### What you will do
Find out how many lines of the listing below include "either" and report only that number.
= = = = =
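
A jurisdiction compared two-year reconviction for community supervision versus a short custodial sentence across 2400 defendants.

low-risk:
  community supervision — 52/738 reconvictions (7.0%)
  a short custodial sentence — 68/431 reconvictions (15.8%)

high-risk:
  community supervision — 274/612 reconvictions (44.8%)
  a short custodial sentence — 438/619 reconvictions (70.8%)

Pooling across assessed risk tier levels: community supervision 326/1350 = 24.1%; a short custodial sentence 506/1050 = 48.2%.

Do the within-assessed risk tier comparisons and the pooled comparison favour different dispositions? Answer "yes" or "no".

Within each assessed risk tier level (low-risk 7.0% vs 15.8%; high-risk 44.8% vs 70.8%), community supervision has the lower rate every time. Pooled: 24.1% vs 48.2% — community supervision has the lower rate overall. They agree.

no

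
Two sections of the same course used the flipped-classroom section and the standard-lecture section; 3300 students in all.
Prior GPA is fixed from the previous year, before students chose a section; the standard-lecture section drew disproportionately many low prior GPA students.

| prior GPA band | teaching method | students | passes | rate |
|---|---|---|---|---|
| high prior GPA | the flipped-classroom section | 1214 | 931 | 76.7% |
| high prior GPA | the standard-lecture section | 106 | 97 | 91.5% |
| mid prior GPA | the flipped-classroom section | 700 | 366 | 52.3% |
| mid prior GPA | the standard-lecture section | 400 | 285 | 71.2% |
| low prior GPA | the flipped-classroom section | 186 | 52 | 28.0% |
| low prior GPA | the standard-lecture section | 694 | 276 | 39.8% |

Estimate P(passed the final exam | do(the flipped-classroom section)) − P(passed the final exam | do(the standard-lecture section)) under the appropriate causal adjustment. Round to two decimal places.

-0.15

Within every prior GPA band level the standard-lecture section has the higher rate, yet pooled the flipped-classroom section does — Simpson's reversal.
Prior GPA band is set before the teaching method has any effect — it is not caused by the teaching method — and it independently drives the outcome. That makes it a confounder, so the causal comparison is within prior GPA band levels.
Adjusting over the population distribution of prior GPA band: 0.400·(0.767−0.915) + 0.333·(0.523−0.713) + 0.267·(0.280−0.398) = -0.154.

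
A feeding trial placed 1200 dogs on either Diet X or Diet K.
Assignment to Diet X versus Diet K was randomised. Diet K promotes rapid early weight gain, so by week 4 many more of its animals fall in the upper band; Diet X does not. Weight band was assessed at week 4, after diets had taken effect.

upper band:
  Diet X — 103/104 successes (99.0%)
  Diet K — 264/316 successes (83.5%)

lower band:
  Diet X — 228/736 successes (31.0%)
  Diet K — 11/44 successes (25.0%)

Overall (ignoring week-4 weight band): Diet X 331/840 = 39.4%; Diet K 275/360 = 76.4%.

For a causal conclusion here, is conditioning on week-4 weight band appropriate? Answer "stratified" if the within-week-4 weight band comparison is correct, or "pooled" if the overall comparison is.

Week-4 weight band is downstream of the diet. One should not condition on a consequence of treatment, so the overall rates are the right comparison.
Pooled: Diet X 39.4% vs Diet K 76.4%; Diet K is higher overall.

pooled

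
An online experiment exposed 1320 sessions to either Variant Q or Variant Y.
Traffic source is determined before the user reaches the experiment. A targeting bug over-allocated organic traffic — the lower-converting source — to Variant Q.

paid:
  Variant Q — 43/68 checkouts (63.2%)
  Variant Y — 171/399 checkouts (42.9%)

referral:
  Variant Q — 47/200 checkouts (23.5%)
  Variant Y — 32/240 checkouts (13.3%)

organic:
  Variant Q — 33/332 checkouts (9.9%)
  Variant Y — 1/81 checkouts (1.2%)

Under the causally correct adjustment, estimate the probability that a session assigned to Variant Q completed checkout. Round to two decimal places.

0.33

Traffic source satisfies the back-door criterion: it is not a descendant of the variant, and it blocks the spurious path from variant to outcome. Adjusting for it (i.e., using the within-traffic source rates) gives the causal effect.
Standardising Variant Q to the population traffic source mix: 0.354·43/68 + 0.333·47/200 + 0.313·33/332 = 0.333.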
= = = = =
### Answer area
2